■ **DIRECTIONS**: Reproduce the records below exactly, but only between the lines holding "(4) N -> E N S" and "Run the table-driven", inclusive.

■ **EXCERPTED DATA**:
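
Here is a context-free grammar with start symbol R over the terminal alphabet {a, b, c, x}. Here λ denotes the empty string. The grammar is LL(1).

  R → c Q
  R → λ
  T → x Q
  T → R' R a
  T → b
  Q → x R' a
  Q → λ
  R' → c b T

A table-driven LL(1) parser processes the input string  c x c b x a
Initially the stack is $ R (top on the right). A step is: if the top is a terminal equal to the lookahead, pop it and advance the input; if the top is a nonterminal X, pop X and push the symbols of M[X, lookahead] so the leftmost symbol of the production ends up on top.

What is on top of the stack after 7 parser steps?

     Stack      Input          Action
  1  $ R        c x c b x a $  expand R → c Q
  2  $ Q c      c x c b x a $  match c
  3  $ Q        x c b x a $    expand Q → x R' a
  4  $ a R' x   x c b x a $    match x
  5  $ a R'     c b x a $      expand R' → c b T
  6  $ a T b c  c b x a $      match c
  7  $ a T b    b x a $        match b
Stack after step 7: $ a T (top = T).

T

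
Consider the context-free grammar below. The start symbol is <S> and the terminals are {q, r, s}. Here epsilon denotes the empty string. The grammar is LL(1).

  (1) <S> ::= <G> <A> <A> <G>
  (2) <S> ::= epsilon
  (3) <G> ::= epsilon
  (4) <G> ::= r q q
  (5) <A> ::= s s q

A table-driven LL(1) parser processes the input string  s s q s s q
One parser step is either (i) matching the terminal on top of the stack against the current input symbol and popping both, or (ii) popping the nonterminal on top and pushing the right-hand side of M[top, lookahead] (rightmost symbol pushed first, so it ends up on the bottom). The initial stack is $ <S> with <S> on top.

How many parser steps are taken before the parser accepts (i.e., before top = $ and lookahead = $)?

step 1: stack=$ <S>  input=s s q s s q $  — expand <S> ::= <G> <A> <A> <G>
step 2: stack=$ <G> <A> <A> <G>  input=s s q s s q $  — expand <G> ::= epsilon
step 3: stack=$ <G> <A> <A>  input=s s q s s q $  — expand <A> ::= s s q
step 4: stack=$ <G> <A> q s s  input=s s q s s q $  — match s
step 5: stack=$ <G> <A> q s  input=s q s s q $  — match s
step 6: stack=$ <G> <A> q  input=q s s q $  — match q
step 7: stack=$ <G> <A>  input=s s q $  — expand <A> ::= s s q
step 8: stack=$ <G> q s s  input=s s q $  — match s
step 9: stack=$ <G> q s  input=s q $  — match s
step 10: stack=$ <G> q  input=q $  — match q
step 11: stack=$ <G>  input=$  — expand <G> ::= epsilon
Accept reached after 11 steps.

11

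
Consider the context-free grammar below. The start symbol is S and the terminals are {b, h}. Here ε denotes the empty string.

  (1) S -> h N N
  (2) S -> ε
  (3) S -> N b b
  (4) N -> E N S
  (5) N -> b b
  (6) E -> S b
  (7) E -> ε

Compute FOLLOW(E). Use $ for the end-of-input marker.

FIRST(S) = {ε, b, h}  (via N b b)
FIRST(E) = {ε, b, h}  (via S b)
FIRST(N) = {b, h}  (via E N S)
FOLLOW(S) includes $ since S is the start symbol.
FOLLOW(E): in N->E N S, E is followed by N S with FIRST {b, h}. Thus FOLLOW(E) = {b, h}.
FOLLOW(S): in N->E N S, the suffix after S is empty, so FOLLOW(S) ⊇ FOLLOW(N) = {$, b, h}; in E->S b, S is followed by b with FIRST {b}. Thus FOLLOW(S) = {$, b, h}.
FOLLOW(N): in S->h N N (occurrence 1), N is followed by N with FIRST {b, h}; in S->h N N (occurrence 2), the suffix after N is empty, so FOLLOW(N) ⊇ FOLLOW(S) = {$, b, h}; in S->N b b, N is followed by b b with FIRST {b}; in N->E N S, N is followed by S with FIRST {ε, b, h}; in N->E N S, the suffix after N is nullable (adds nothing new). Thus FOLLOW(N) = {$, b, h}.

{b, h}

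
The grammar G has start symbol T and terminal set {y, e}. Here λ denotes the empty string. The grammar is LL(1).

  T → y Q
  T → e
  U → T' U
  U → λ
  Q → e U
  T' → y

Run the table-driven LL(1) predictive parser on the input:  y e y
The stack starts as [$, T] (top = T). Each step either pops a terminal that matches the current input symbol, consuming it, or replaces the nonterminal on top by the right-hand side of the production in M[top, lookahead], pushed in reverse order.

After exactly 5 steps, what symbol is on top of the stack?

T'

     Stack  Input    Action
  1  $ T    y e y $  expand T → y Q
  2  $ Q y  y e y $  match y
  3  $ Q    e y $    expand Q → e U
  4  $ U e  e y $    match e
  5  $ U    y $      expand U → T' U
Stack after step 5: $ U T' (top = T').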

■ **EXERCISE ANSWER**:
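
  (4) N -> E N S
  (5) N -> b b
  (6) E -> S b
  (7) E -> ε

Compute FOLLOW(E). Use $ for the end-of-input marker.

FIRST(S) = {ε, b, h}  (via N b b)
FIRST(E) = {ε, b, h}  (via S b)
FIRST(N) = {b, h}  (via E N S)
FOLLOW(S) includes $ since S is the start symbol.
FOLLOW(E): in N->E N S, E is followed by N S with FIRST {b, h}. Thus FOLLOW(E) = {b, h}.
FOLLOW(S): in N->E N S, the suffix after S is empty, so FOLLOW(S) ⊇ FOLLOW(N) = {$, b, h}; in E->S b, S is followed by b with FIRST {b}. Thus FOLLOW(S) = {$, b, h}.
FOLLOW(N): in S->h N N (occurrence 1), N is followed by N with FIRST {b, h}; in S->h N N (occurrence 2), the suffix after N is empty, so FOLLOW(N) ⊇ FOLLOW(S) = {$, b, h}; in S->N b b, N is followed by b b with FIRST {b}; in N->E N S, N is followed by S with FIRST {ε, b, h}; in N->E N S, the suffix after N is nullable (adds nothing new). Thus FOLLOW(N) = {$, b, h}.

{b, h}

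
The grammar G has start symbol T and terminal set {y, e}. Here λ denotes the empty string. The grammar is LL(1).

  T → y Q
  T → e
  U → T' U
  U → λ
  Q → e U
  T' → y

Run the table-driven LL(1) predictive parser on the input:  y e y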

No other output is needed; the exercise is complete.